* What you will do:
Each line below must be transcribed with no word changed.

* Entries supplied:

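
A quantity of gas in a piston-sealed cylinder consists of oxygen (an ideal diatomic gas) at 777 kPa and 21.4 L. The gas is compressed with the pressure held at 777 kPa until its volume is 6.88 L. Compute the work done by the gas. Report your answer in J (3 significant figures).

W ≈ -11300 J

Isobaric: W = P ΔV.
W = (777 kPa)(6.88 − 21.4 L) = (777)(-14.52) = -11282 J.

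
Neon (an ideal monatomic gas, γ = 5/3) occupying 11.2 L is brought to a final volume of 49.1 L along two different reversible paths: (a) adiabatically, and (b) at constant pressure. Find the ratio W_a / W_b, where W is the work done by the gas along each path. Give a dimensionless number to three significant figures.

W_a / W_b ≈ 0.278

Path (a) adiabatic: W = P₁V₁(1 − (V₁/V₂)^(γ−1))/(γ−1) → W_a/(P₁V₁) = 0.94.
Path (b) isobaric: W = P₁(V₂ − V₁) → W_b/(P₁V₁) = 3.384.
W_a / W_b = 0.94 / 3.384 = 0.2778.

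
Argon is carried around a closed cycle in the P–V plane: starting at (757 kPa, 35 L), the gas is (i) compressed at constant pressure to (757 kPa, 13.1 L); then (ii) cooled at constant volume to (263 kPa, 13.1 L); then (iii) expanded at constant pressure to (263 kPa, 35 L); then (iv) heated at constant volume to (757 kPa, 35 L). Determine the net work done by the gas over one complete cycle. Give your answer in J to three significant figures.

W_net ≈ -10800 J

Constant-volume legs do no work.
W(i) = (757)(13.1 − 35) = -16578 J; W(iii) = (263)(35 − 13.1) = 5760 J.
W_net = -16578 + 5760 = -10819 J (the counter-clockwise enclosed area).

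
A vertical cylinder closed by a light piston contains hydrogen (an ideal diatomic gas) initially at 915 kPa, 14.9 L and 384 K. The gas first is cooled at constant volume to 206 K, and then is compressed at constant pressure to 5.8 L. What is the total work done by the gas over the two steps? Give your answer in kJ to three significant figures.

W_total ≈ -4.47 kJ

Step 1 (isochoric): W = 0 (constant volume).
After step 1: P = 490.9 kPa (V unchanged).
Step 2 (isobaric): W = PΔV = (490.9 kPa)(5.8 − 14.9 L) = -4467 J.
W_total = 0 − 4467 = -4467 J.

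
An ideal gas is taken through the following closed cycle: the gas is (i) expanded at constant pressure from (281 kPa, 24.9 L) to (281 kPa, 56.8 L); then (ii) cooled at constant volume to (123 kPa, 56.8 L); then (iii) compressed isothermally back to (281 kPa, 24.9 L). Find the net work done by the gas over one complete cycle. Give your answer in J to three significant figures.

W_net ≈ 3200 J

Leg (i): W = PΔV = (281)(56.8 − 24.9) = 8964 J.
Leg (ii): W = 0.
Leg (iii): W = PᵢVᵢ ln(V_f/Vᵢ) = (6986) ln(24.9/56.8) = -5761 J.
W_net = 8964 − 5761 = 3202 J.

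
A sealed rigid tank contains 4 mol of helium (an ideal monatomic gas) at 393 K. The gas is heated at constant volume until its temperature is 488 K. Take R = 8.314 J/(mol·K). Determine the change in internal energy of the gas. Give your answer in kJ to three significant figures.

ΔU ≈ 4.74 kJ

Constant volume ⇒ W = 0, so Q = ΔU = nCᵥΔT with Cᵥ = 3R/2 = 12.47 J/(mol·K).
ΔU = (4)(12.47)(488 − 393) = 4739 J.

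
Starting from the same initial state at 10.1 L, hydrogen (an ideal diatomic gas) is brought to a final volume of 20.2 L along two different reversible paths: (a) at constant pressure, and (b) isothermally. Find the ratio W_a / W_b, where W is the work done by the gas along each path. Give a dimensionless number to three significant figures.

W_a / W_b ≈ 1.44

Path (a) isobaric: W = P₁(V₂ − V₁) → W_a/(P₁V₁) = 1.
Path (b) isothermal: W = P₁V₁ ln(V₂/V₁) → W_b/(P₁V₁) = 0.6931.
W_a / W_b = 1 / 0.6931 = 1.443.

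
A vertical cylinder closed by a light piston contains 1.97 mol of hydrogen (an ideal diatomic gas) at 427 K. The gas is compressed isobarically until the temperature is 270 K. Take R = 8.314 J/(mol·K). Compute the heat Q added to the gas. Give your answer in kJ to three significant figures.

Isobaric: W = nRΔT = (1.97)(8.314)(-157) = -2571 J.
ΔU = nCᵥΔT with Cᵥ = 5R/2: ΔU = (1.97)(20.79)(-157) = -6429 J.
Q = ΔU + W = -6429 − 2571 = -9000 J.

Q ≈ -9.00 kJ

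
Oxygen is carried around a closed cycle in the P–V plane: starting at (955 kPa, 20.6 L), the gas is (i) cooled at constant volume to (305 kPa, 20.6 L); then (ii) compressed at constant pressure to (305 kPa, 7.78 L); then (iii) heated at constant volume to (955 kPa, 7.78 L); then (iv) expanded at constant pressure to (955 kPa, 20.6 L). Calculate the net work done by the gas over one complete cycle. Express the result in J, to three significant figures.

Constant-volume legs do no work.
W(ii) = (305)(7.78 − 20.6) = -3910 J; W(iv) = (955)(20.6 − 7.78) = 12243 J.
W_net = -3910 + 12243 = 8333 J (the clockwise enclosed area).

W_net ≈ 8330 J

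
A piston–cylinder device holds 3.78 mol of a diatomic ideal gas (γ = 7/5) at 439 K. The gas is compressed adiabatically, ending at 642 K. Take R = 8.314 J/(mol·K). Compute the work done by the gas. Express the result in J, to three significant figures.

Adiabatic ⇒ Q = 0, so W_by = −ΔU = nCᵥ(T₁ − T₂).
Cᵥ = 5R/2 = 20.79 J/(mol·K).
W = (3.78)(20.79)(439 − 642) = -15949 J.

W ≈ -15900 J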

* Answer for the task:
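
A quantity of gas in a piston-sealed cylinder consists of oxygen (an ideal diatomic gas) at 777 kPa and 21.4 L. The gas is compressed with the pressure held at 777 kPa until its volume is 6.88 L. Compute the work done by the gas. Report your answer in J (3 significant figures).

W ≈ -11300 J

Isobaric: W = P ΔV.
W = (777 kPa)(6.88 − 21.4 L) = (777)(-14.52) = -11282 J.

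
Neon (an ideal monatomic gas, γ = 5/3) occupying 11.2 L is brought to a final volume of 49.1 L along two different reversible paths: (a) adiabatically, and (b) at constant pressure. Find the ratio W_a / W_b, where W is the work done by the gas along each path. Give a dimensionless number to three significant figures.

W_a / W_b ≈ 0.278

Path (a) adiabatic: W = P₁V₁(1 − (V₁/V₂)^(γ−1))/(γ−1) → W_a/(P₁V₁) = 0.94.
Path (b) isobaric: W = P₁(V₂ − V₁) → W_b/(P₁V₁) = 3.384.
W_a / W_b = 0.94 / 3.384 = 0.2778.

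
Argon is carried around a closed cycle in the P–V plane: starting at (757 kPa, 35 L), the gas is (i) compressed at constant pressure to (757 kPa, 13.1 L); then (ii) cooled at constant volume to (263 kPa, 13.1 L); then (iii) expanded at constant pressure to (263 kPa, 35 L); then (iv) heated at constant volume to (757 kPa, 35 L). Determine the net work done by the gas over one complete cycle. Give your answer in J to three significant figures.

W_net ≈ -10800 J

Constant-volume legs do no work.
W(i) = (757)(13.1 − 35) = -16578 J; W(iii) = (263)(35 − 13.1) = 5760 J.
W_net = -16578 + 5760 = -10819 J (the counter-clockwise enclosed area).

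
A vertical cylinder closed by a light piston contains hydrogen (an ideal diatomic gas) initially at 915 kPa, 14.9 L and 384 K. The gas first is cooled at constant volume to 206 K, and then is compressed at constant pressure to 5.8 L. What is the total work done by the gas over the two steps? Give your answer in kJ to three significant figures.

W_total ≈ -4.47 kJ

Step 1 (isochoric): W = 0 (constant volume).
After step 1: P = 490.9 kPa (V unchanged).
Step 2 (isobaric): W = PΔV = (490.9 kPa)(5.8 − 14.9 L) = -4467 J.
W_total = 0 − 4467 = -4467 J.

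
An ideal gas is taken through the following closed cycle: the gas is (i) expanded at constant pressure from (281 kPa, 24.9 L) to (281 kPa, 56.8 L); then (ii) cooled at constant volume to (123 kPa, 56.8 L); then (iii) compressed isothermally back to (281 kPa, 24.9 L). Find the net work done by the gas over one complete cycle. Give your answer in J to three significant figures.

W_net ≈ 3200 J

Leg (i): W = PΔV = (281)(56.8 − 24.9) = 8964 J.
Leg (ii): W = 0.
Leg (iii): W = PᵢVᵢ ln(V_f/Vᵢ) = (6986) ln(24.9/56.8) = -5761 J.
W_net = 8964 − 5761 = 3202 J.

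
A sealed rigid tank contains 4 mol of helium (an ideal monatomic gas) at 393 K. The gas is heated at constant volume until its temperature is 488 K. Take R = 8.314 J/(mol·K). Determine the change in internal energy of the gas. Give your answer in kJ to three significant figures.

ΔU ≈ 4.74 kJ

Constant volume ⇒ W = 0, so Q = ΔU = nCᵥΔT with Cᵥ = 3R/2 = 12.47 J/(mol·K).
ΔU = (4)(12.47)(488 − 393) = 4739 J.

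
Starting from the same initial state at 10.1 L, hydrogen (an ideal diatomic gas) is brought to a final volume of 20.2 L along two different reversible paths: (a) at constant pressure, and (b) isothermally. Find the ratio W_a / W_b, where W is the work done by the gas along each path. Give a dimensionless number to three significant figures.

W_a / W_b ≈ 1.44

Path (a) isobaric: W = P₁(V₂ − V₁) → W_a/(P₁V₁) = 1.
Path (b) isothermal: W = P₁V₁ ln(V₂/V₁) → W_b/(P₁V₁) = 0.6931.
W_a / W_b = 1 / 0.6931 = 1.443.

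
A vertical cylinder closed by a light piston contains 1.97 mol of hydrogen (an ideal diatomic gas) at 427 K. The gas is compressed isobarically until the temperature is 270 K. Take R = 8.314 J/(mol·K). Compute the heat Q added to the gas. Give your answer in kJ to three significant figures.

Isobaric: W = nRΔT = (1.97)(8.314)(-157) = -2571 J.
ΔU = nCᵥΔT with Cᵥ = 5R/2: ΔU = (1.97)(20.79)(-157) = -6429 J.
Q = ΔU + W = -6429 − 2571 = -9000 J.

Q ≈ -9.00 kJ

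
Oxygen is carried around a closed cycle in the P–V plane: starting at (955 kPa, 20.6 L), the gas is (i) cooled at constant volume to (305 kPa, 20.6 L); then (ii) compressed at constant pressure to (305 kPa, 7.78 L); then (iii) heated at constant volume to (955 kPa, 7.78 L); then (iv) expanded at constant pressure to (955 kPa, 20.6 L). Calculate the net work done by the gas over one complete cycle. Express the result in J, to three significant figures.

Constant-volume legs do no work.
W(ii) = (305)(7.78 − 20.6) = -3910 J; W(iv) = (955)(20.6 − 7.78) = 12243 J.
W_net = -3910 + 12243 = 8333 J (the clockwise enclosed area).

W_net ≈ 8330 J

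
A piston–cylinder device holds 3.78 mol of a diatomic ideal gas (γ = 7/5) at 439 K. The gas is compressed adiabatically, ending at 642 K. Take R = 8.314 J/(mol·K). Compute the work done by the gas. Express the result in J, to three significant figures.

Adiabatic ⇒ Q = 0, so W_by = −ΔU = nCᵥ(T₁ − T₂).
Cᵥ = 5R/2 = 20.79 J/(mol·K).
W = (3.78)(20.79)(439 − 642) = -15949 J.

W ≈ -15900 J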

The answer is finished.